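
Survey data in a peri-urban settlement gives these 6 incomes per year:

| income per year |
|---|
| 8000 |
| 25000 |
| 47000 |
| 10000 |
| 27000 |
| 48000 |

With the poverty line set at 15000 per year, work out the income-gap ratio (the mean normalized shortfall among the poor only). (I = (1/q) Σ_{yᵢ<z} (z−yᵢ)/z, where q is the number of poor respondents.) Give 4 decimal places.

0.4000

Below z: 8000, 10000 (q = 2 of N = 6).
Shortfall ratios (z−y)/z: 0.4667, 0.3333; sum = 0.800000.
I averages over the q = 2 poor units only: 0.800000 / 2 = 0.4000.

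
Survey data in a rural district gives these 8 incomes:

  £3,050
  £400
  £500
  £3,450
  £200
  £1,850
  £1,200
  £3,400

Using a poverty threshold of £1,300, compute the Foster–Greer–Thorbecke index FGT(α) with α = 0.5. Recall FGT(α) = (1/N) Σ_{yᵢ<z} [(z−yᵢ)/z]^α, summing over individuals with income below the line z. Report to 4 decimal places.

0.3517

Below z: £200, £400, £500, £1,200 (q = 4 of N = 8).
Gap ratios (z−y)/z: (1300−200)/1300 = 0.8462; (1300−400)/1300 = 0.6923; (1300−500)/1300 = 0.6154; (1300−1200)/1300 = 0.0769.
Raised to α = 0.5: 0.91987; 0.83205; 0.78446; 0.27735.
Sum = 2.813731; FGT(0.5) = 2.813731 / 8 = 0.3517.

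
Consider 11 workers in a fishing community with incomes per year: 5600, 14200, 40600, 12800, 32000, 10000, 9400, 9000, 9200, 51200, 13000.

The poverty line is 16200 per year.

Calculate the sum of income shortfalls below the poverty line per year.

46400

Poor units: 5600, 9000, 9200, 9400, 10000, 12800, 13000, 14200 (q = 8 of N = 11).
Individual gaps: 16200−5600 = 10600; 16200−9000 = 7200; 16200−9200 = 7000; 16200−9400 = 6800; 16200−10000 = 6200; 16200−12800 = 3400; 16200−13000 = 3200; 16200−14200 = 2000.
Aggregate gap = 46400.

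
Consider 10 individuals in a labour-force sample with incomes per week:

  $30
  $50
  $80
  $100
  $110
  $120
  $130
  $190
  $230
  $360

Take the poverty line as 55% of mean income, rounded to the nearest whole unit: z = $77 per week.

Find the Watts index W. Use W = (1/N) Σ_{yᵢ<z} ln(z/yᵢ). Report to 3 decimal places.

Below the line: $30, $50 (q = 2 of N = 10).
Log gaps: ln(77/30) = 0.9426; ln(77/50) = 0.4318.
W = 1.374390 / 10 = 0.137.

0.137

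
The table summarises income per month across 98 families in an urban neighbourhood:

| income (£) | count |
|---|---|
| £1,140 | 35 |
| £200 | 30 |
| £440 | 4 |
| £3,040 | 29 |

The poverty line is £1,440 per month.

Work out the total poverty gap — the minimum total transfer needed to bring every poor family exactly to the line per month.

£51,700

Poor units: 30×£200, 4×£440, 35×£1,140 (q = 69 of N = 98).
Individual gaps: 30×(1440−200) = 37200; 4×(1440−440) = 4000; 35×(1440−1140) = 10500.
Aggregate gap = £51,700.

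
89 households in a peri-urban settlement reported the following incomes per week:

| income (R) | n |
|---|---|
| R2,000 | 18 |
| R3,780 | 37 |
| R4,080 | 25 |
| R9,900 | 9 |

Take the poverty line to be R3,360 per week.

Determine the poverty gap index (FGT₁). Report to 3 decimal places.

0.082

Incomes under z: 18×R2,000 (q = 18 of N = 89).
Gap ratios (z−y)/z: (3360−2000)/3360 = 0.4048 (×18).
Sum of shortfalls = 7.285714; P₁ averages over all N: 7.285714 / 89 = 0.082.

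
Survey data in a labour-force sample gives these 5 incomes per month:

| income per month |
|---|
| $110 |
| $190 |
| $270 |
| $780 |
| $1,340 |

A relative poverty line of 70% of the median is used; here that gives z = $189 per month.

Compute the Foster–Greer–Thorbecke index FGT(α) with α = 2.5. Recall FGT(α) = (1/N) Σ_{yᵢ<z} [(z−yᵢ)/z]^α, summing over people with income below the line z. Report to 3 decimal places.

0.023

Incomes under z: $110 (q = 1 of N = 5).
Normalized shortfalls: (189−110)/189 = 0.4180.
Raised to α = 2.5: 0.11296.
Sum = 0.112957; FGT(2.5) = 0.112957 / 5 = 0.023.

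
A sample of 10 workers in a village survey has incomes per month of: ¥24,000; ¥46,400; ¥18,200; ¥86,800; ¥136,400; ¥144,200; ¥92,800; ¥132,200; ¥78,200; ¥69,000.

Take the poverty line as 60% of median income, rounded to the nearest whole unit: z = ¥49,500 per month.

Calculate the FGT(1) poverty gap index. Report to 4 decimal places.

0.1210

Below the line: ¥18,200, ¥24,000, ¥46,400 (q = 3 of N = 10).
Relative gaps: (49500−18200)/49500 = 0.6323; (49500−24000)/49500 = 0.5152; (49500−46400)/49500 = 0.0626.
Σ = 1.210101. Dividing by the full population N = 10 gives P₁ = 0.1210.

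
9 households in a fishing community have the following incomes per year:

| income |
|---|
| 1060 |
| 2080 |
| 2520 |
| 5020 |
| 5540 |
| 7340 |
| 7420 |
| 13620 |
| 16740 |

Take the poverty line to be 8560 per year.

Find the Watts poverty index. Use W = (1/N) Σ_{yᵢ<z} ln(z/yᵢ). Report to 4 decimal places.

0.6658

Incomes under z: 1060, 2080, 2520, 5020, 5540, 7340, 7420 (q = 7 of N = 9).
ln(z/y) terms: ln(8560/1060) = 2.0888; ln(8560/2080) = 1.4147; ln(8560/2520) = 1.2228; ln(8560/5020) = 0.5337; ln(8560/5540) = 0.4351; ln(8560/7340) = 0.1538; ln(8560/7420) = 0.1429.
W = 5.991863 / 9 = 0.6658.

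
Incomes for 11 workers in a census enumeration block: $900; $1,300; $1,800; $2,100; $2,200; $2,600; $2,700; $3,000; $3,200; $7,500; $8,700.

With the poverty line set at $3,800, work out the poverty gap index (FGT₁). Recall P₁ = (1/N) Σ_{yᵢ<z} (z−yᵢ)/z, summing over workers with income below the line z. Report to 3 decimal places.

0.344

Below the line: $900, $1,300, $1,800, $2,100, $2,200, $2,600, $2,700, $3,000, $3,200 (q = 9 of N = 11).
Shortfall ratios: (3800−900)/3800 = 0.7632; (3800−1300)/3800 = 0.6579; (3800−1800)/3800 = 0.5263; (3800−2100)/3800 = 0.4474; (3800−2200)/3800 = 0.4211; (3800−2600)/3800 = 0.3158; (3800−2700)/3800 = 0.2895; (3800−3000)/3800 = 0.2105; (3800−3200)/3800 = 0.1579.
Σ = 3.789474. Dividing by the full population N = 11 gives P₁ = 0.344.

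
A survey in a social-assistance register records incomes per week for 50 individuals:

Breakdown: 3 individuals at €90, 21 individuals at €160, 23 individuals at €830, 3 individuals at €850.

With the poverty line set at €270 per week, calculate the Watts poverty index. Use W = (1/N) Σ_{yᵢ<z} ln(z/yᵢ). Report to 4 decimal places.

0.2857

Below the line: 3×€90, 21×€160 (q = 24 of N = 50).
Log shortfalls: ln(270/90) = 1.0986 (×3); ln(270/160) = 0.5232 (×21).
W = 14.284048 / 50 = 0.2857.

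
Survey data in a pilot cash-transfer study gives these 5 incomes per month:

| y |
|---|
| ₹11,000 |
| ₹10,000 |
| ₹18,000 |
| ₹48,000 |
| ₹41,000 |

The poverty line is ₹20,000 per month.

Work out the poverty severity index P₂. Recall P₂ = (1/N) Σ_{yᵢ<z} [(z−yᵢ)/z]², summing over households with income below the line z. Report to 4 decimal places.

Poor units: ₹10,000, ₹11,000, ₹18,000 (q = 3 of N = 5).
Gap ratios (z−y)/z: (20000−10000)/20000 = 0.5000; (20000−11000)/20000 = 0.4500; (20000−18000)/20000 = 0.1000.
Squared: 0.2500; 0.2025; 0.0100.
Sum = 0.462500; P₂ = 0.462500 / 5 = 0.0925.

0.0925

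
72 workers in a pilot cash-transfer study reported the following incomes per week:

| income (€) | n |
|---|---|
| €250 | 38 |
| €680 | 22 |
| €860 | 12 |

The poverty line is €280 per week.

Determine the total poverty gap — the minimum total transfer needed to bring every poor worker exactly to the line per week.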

- - -

• [Problem details]:
Which lines above include the string "community"? Show them.

• [Completed exercise]:
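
Consider 11 workers in a fishing community with incomes per year: 5600, 14200, 40600, 12800, 32000, 10000, 9400, 9000, 9200, 51200, 13000.
9 households in a fishing community have the following incomes per year: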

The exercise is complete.